(What to produce): Using the listing below, count every line that contains the word "test"; respond with the count alone.

(Supplied entries):
● ● ● ● ● ● ●

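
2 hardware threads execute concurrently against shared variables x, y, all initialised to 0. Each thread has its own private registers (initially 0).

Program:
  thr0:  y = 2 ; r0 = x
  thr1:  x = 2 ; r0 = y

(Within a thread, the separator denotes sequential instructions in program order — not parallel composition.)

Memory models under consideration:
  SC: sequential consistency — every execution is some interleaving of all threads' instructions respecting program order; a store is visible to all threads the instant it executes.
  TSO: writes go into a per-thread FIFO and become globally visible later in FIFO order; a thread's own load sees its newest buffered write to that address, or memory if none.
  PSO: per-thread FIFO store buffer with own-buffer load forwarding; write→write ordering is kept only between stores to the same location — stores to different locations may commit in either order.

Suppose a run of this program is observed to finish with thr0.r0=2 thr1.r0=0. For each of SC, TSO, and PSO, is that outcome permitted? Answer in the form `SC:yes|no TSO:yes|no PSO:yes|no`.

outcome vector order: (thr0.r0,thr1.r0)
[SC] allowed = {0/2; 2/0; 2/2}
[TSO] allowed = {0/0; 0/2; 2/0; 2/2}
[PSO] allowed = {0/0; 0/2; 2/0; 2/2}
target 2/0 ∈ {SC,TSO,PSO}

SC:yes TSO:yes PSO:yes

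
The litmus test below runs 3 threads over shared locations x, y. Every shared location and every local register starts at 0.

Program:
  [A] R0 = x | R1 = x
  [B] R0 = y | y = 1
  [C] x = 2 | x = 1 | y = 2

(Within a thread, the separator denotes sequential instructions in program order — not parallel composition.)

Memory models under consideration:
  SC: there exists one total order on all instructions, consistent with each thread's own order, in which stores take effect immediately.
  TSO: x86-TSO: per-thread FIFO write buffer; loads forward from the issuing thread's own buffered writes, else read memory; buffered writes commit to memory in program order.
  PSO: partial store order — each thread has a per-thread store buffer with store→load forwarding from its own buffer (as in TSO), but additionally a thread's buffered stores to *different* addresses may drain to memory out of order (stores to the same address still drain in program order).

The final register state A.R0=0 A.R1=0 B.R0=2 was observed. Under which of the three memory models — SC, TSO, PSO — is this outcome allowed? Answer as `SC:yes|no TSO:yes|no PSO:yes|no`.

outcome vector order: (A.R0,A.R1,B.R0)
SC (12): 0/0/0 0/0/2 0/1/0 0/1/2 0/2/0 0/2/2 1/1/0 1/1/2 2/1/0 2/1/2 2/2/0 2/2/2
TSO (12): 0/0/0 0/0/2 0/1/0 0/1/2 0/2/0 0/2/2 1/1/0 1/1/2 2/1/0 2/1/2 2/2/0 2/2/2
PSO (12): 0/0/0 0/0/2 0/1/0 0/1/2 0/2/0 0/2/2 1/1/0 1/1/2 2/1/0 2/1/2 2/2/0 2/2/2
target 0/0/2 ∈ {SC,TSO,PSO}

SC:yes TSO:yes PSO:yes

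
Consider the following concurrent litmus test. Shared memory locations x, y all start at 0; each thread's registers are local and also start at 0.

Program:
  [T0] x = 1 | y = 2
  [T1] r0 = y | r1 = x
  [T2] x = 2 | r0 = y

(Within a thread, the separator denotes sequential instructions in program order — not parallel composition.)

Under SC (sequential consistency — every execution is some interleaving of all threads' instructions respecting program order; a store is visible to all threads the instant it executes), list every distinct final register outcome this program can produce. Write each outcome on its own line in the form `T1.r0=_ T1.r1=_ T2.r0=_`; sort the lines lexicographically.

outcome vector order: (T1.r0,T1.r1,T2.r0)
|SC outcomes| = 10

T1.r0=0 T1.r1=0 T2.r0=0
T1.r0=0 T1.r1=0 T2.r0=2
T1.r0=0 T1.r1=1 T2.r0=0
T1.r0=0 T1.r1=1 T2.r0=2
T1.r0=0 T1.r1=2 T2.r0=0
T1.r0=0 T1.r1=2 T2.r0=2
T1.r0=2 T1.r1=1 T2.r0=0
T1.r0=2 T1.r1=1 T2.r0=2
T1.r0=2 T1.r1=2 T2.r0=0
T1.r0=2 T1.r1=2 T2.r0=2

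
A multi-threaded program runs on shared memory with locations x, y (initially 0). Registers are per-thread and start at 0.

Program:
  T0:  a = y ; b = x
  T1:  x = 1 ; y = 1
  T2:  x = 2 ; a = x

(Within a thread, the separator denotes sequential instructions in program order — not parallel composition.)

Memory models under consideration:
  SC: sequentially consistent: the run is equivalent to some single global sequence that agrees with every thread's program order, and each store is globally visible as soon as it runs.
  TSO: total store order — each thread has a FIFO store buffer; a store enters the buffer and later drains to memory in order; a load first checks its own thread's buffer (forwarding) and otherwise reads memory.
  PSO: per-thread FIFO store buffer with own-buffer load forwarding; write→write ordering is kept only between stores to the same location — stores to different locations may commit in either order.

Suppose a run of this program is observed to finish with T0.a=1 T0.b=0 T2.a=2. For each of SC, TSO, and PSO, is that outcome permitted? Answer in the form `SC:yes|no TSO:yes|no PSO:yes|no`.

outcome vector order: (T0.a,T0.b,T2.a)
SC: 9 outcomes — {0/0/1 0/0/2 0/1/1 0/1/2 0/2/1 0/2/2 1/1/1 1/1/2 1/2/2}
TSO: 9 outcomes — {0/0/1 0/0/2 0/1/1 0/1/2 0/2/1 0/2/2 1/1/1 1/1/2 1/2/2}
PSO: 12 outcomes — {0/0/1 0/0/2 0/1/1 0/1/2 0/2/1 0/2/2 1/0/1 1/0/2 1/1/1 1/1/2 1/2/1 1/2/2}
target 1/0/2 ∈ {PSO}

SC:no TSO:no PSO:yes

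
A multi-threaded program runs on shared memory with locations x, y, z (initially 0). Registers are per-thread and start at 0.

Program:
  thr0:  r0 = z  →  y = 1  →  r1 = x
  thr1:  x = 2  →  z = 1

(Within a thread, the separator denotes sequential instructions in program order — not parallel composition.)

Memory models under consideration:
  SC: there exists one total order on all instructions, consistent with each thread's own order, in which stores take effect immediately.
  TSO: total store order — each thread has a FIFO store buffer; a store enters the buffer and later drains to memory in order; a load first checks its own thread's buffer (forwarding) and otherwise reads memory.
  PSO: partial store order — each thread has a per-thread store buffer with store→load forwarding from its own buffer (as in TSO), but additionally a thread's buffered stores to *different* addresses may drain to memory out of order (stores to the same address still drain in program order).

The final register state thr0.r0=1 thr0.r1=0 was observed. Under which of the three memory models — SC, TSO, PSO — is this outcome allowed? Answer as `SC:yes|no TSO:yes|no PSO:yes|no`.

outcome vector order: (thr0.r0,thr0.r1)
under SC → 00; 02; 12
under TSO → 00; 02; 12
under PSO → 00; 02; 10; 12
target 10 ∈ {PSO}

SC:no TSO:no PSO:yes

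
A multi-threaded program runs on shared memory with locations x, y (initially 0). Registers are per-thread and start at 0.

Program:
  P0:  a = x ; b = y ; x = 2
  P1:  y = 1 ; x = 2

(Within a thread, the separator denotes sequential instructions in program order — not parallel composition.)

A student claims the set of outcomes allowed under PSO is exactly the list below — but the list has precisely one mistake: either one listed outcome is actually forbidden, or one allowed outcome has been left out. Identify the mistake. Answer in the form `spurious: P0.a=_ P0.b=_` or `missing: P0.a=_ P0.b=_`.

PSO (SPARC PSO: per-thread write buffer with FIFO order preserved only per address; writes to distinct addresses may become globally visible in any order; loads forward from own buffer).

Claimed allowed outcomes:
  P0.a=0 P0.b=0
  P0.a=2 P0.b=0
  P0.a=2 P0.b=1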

● ● ● ● ● ● ●

(Response below): 2